▶ Problem: Reproduce the opening lines of the records exactly, up to and including the line in which "WP(S1; S2, Q) = WP(S1, WP(S2, Q))." occurs.

▶ Input material:
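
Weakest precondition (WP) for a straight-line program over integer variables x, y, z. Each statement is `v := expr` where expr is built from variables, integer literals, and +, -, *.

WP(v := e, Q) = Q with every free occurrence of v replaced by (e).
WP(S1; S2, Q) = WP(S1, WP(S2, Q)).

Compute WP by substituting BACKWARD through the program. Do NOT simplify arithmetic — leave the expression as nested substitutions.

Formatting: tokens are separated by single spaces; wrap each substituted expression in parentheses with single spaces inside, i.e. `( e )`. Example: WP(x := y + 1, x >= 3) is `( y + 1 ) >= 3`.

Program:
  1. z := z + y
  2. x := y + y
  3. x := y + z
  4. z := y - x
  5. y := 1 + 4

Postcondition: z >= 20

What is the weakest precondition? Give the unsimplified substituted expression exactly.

Answer: ( y - ( y + ( z + y ) ) ) >= 20

Derivation:
post: z >= 20
stmt 5: y := 1 + 4  -- replace 0 occurrence(s) of y with (1 + 4)
  => z >= 20
stmt 4: z := y - x  -- replace 1 occurrence(s) of z with (y - x)
  => ( y - x ) >= 20
stmt 3: x := y + z  -- replace 1 occurrence(s) of x with (y + z)
  => ( y - ( y + z ) ) >= 20
stmt 2: x := y + y  -- replace 0 occurrence(s) of x with (y + y)
  => ( y - ( y + z ) ) >= 20
stmt 1: z := z + y  -- replace 1 occurrence(s) of z with (z + y)
  => ( y - ( y + ( z + y ) ) ) >= 20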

▶ Answer section:
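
Weakest precondition (WP) for a straight-line program over integer variables x, y, z. Each statement is `v := expr` where expr is built from variables, integer literals, and +, -, *.

WP(v := e, Q) = Q with every free occurrence of v replaced by (e).
WP(S1; S2, Q) = WP(S1, WP(S2, Q)).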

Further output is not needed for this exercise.